#### Exercise brief
In the records below, find the line that contains "We need to find time for a grant-writing" and the line that contains "12:50 PM-1:50 PM", then retype exactly those two lines and every line between them.
----------------
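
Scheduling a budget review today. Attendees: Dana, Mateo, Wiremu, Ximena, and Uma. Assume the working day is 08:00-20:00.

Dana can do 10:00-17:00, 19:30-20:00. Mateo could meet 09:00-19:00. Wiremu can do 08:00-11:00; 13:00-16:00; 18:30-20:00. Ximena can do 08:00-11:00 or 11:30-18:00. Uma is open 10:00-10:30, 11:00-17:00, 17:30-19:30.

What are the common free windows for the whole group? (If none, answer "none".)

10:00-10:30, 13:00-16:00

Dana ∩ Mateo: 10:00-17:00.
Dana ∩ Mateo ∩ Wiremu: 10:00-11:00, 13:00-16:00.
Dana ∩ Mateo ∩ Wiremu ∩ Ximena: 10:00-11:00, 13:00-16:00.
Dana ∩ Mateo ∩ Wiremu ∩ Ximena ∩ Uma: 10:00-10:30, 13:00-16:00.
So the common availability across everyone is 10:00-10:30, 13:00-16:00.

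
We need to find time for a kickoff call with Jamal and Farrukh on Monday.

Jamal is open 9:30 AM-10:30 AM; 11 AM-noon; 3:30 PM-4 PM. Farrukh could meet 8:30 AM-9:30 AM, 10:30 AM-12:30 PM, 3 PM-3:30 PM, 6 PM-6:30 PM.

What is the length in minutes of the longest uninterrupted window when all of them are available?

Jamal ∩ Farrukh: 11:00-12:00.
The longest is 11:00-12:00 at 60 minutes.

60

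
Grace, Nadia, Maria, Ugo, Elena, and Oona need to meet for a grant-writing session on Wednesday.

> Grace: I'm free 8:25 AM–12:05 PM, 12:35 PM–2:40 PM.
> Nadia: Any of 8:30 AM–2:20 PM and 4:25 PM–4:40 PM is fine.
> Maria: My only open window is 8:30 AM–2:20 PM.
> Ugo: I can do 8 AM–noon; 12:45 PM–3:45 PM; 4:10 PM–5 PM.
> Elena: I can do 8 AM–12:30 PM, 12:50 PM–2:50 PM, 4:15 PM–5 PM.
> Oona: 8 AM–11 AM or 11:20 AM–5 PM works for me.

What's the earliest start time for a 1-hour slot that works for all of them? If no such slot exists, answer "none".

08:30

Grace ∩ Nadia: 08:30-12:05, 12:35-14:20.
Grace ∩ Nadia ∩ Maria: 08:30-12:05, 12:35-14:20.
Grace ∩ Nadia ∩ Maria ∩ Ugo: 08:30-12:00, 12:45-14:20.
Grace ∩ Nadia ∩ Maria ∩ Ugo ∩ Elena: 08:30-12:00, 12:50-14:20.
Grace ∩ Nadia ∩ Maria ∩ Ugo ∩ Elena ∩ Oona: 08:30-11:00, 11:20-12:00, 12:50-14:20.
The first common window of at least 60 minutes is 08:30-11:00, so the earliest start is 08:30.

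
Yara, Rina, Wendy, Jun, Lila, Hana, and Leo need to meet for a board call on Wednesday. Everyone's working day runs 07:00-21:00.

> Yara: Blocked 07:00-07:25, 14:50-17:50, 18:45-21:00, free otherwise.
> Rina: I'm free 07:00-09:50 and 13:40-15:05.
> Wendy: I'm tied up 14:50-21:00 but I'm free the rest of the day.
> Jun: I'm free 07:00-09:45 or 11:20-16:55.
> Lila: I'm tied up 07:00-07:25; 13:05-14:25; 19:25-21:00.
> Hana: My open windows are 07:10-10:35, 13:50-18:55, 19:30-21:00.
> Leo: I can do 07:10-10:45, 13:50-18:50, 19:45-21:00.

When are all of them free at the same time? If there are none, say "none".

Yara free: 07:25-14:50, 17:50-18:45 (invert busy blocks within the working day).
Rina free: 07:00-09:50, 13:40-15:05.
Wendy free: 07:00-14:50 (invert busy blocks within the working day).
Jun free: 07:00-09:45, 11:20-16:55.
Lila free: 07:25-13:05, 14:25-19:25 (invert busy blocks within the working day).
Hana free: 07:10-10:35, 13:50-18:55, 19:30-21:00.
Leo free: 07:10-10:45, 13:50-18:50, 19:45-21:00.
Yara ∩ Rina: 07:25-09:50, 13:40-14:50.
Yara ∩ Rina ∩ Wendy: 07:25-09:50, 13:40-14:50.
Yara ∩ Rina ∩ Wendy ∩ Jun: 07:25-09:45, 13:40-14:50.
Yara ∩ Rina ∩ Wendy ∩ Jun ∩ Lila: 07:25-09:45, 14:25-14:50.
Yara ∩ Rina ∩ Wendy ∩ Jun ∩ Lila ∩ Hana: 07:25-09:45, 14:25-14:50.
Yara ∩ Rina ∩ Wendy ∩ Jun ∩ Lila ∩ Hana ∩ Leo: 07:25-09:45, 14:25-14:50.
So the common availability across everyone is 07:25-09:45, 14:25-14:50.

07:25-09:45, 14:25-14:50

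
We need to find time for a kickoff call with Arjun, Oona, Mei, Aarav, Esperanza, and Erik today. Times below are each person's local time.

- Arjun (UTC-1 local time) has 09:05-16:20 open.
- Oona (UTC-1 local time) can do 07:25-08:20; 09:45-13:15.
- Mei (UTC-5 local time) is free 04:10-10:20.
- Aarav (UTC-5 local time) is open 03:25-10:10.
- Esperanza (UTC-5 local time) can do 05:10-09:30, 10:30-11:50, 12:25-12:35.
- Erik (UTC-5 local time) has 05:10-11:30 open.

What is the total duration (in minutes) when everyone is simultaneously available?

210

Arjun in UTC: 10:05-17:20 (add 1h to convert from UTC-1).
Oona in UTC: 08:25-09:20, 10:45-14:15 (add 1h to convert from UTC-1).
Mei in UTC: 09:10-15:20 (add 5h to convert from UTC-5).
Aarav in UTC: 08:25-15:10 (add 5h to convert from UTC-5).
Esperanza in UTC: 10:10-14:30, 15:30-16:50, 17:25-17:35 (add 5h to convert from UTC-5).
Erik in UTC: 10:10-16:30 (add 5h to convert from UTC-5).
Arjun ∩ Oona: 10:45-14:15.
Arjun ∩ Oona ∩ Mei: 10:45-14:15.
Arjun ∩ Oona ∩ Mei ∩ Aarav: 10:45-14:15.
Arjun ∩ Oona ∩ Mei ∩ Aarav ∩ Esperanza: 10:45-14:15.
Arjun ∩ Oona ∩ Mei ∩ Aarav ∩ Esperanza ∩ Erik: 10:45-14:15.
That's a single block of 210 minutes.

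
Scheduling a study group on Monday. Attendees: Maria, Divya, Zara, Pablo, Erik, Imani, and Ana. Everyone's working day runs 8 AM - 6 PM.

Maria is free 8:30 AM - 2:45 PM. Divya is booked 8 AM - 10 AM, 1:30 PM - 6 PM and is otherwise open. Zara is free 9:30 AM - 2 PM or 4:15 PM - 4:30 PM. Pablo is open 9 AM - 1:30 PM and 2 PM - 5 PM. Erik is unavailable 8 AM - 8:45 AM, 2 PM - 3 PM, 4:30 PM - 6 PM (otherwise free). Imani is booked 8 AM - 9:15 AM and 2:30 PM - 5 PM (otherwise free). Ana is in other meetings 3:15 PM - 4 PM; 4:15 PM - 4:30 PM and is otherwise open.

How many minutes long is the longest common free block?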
----------------
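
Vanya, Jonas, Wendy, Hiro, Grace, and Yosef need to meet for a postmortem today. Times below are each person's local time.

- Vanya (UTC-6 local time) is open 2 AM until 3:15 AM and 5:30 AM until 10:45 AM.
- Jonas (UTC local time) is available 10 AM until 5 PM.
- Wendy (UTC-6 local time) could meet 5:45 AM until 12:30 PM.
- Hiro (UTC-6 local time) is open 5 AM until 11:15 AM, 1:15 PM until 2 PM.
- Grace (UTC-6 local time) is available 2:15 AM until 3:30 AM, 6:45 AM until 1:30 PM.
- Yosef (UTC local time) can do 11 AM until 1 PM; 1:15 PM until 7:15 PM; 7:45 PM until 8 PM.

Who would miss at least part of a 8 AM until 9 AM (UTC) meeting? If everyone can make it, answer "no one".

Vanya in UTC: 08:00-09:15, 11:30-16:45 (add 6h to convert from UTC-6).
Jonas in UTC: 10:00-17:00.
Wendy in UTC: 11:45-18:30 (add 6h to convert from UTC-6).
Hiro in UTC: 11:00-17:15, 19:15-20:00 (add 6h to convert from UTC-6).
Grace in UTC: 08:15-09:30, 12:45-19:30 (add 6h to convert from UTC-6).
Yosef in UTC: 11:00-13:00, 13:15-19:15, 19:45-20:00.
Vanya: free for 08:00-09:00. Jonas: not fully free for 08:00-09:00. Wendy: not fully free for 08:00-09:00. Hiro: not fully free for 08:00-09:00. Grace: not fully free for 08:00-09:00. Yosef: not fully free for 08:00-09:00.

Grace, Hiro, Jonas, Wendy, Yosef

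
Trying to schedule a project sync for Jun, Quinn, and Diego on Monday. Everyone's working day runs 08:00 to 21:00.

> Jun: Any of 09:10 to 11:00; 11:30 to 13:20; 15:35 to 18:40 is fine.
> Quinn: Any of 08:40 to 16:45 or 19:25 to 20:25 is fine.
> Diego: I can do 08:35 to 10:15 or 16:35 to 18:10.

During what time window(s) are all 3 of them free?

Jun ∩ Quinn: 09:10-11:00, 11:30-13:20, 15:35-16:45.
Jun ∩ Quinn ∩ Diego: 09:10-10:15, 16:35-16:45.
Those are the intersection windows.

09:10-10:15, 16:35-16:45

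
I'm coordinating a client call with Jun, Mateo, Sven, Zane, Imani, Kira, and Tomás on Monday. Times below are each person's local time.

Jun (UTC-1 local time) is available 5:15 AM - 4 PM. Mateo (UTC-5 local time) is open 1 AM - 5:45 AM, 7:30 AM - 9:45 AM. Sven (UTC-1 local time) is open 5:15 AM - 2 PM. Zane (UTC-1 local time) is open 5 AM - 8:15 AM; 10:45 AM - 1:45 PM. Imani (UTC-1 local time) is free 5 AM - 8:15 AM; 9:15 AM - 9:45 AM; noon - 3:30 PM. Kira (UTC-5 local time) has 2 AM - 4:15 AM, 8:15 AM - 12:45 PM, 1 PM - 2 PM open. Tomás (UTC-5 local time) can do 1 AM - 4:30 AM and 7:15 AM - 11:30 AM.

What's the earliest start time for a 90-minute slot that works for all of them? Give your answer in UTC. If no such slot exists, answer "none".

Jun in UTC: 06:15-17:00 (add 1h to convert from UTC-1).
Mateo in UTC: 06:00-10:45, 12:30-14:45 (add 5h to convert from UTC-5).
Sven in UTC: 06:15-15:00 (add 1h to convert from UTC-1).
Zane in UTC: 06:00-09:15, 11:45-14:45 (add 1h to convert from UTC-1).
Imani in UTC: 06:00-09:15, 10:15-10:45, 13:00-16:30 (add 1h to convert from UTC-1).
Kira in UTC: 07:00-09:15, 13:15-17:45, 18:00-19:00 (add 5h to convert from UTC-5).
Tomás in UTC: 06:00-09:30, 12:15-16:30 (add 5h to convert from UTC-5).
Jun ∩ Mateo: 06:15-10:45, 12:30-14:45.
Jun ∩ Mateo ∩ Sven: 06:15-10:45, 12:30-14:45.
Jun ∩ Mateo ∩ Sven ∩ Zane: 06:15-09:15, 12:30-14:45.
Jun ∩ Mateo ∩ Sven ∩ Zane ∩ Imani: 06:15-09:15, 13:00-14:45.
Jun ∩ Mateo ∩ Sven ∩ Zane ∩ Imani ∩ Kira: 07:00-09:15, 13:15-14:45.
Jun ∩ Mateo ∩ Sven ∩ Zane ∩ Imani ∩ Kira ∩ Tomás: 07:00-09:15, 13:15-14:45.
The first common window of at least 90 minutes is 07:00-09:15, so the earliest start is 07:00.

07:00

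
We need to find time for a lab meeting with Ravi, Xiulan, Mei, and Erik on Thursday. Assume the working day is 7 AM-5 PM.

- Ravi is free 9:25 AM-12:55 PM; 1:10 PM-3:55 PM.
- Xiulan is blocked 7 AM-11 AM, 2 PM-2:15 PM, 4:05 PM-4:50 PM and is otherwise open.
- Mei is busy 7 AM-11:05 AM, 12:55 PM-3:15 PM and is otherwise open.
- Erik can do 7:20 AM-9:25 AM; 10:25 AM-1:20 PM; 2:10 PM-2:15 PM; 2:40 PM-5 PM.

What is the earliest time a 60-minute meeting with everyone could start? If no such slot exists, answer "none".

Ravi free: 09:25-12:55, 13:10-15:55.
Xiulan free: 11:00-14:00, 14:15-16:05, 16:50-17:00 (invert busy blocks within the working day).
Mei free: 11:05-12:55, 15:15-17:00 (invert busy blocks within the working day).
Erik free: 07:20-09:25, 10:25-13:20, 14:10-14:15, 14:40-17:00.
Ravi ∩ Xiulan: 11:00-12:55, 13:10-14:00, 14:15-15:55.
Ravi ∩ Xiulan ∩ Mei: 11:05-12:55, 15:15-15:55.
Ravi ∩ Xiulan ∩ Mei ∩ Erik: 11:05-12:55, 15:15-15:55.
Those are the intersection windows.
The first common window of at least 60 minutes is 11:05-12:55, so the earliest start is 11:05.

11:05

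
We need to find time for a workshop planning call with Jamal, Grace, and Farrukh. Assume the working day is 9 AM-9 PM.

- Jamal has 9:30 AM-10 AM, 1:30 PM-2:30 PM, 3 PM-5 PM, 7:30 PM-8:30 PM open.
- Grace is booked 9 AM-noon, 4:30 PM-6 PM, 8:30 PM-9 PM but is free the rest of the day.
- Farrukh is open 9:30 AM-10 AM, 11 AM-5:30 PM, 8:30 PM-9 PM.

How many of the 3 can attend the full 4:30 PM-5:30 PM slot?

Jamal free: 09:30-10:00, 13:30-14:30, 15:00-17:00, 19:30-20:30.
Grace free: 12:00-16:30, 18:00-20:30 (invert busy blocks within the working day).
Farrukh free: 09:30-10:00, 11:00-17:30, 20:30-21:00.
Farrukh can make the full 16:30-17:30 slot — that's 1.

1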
----------------
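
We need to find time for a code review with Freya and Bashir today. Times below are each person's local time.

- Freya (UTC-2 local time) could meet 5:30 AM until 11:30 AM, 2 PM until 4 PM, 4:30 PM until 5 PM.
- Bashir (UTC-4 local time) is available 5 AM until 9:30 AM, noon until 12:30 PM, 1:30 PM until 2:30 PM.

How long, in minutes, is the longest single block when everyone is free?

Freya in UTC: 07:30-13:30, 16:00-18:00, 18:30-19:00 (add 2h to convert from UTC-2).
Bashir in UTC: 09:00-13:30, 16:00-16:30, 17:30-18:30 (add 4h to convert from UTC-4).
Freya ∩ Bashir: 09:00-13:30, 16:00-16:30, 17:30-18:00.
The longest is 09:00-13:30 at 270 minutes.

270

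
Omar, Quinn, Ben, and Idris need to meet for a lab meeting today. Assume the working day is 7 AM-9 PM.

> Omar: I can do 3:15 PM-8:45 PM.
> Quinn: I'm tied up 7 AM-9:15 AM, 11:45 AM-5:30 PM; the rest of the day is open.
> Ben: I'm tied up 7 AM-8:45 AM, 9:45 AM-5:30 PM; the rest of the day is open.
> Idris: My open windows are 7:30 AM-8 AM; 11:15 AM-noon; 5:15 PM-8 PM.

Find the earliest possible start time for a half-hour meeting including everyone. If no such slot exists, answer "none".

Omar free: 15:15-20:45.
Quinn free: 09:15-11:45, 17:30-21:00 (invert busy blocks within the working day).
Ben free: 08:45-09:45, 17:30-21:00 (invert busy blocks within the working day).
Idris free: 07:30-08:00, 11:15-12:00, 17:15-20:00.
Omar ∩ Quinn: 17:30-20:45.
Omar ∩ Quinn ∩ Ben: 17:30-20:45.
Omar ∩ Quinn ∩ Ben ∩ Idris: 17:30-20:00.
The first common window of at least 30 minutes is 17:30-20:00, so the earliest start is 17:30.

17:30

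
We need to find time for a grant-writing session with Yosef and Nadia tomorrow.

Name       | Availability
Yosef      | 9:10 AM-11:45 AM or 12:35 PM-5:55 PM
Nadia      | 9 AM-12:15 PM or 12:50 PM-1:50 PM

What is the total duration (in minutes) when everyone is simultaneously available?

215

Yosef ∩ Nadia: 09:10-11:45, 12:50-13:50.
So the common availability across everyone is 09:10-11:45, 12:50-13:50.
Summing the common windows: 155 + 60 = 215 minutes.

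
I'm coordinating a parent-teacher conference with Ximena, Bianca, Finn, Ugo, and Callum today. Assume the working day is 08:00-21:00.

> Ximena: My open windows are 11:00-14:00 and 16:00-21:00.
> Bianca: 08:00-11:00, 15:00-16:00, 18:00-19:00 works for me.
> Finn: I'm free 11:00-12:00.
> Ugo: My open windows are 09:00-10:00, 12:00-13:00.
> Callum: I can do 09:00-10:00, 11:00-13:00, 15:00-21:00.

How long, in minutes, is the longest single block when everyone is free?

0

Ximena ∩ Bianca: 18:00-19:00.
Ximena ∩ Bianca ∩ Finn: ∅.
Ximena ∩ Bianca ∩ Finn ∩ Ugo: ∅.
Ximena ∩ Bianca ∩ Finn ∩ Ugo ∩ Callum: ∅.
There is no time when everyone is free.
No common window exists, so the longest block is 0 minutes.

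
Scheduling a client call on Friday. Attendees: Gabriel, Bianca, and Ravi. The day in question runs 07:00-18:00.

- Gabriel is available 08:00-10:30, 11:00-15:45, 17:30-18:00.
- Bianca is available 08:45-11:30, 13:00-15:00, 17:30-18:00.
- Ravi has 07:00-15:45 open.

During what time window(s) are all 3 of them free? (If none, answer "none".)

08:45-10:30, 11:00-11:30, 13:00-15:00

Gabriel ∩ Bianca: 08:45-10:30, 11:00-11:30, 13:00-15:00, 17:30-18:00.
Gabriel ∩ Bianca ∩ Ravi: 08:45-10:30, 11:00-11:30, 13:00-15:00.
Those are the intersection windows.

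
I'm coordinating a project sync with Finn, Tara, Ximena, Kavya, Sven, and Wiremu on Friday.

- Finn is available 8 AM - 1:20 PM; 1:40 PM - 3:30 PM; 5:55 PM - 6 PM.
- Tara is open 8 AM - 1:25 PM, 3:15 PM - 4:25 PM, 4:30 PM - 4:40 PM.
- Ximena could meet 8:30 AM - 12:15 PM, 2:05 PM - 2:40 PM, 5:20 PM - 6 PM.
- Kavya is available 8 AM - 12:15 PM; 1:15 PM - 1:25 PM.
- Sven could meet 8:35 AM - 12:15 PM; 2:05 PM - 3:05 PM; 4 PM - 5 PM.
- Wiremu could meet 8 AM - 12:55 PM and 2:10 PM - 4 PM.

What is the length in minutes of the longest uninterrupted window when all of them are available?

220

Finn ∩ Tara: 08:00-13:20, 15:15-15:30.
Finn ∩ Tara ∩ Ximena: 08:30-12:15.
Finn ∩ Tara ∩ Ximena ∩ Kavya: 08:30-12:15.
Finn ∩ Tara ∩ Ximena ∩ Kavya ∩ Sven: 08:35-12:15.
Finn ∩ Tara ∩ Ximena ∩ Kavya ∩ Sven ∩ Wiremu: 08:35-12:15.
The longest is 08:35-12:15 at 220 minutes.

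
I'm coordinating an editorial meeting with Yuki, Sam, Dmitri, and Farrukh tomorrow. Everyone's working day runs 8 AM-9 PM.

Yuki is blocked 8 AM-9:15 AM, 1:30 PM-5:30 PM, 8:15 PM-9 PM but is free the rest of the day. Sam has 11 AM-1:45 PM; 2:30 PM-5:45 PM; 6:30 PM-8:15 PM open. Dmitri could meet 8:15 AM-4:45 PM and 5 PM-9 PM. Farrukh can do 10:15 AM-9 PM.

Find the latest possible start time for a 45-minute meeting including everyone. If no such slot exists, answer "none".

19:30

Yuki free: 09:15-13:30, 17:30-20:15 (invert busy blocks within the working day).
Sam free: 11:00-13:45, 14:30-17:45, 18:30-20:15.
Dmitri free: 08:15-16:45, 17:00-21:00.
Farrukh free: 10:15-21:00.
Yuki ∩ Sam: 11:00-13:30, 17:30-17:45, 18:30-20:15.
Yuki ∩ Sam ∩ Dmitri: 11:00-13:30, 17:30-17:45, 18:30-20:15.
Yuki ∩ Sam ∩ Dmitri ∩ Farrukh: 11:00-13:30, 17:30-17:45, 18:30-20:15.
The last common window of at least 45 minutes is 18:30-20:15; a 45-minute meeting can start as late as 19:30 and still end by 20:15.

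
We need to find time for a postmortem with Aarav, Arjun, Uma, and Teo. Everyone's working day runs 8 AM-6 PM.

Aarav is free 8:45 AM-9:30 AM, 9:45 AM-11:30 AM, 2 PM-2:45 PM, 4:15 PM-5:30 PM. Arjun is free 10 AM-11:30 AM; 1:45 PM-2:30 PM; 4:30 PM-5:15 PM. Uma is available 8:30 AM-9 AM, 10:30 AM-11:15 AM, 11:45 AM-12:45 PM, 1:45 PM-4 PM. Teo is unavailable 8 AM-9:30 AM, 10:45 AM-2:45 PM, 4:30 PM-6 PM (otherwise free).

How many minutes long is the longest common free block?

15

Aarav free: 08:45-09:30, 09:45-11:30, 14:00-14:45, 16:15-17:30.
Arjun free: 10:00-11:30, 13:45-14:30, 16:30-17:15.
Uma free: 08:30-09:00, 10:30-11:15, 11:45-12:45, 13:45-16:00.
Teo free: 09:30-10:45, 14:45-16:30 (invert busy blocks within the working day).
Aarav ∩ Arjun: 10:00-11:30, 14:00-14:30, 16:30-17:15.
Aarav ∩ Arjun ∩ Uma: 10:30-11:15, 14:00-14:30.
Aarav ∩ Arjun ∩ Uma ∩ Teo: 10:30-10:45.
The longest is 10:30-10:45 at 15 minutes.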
----------------
#### Your solution
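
We need to find time for a grant-writing session with Yosef and Nadia tomorrow.

Name       | Availability
Yosef      | 9:10 AM-11:45 AM or 12:35 PM-5:55 PM
Nadia      | 9 AM-12:15 PM or 12:50 PM-1:50 PM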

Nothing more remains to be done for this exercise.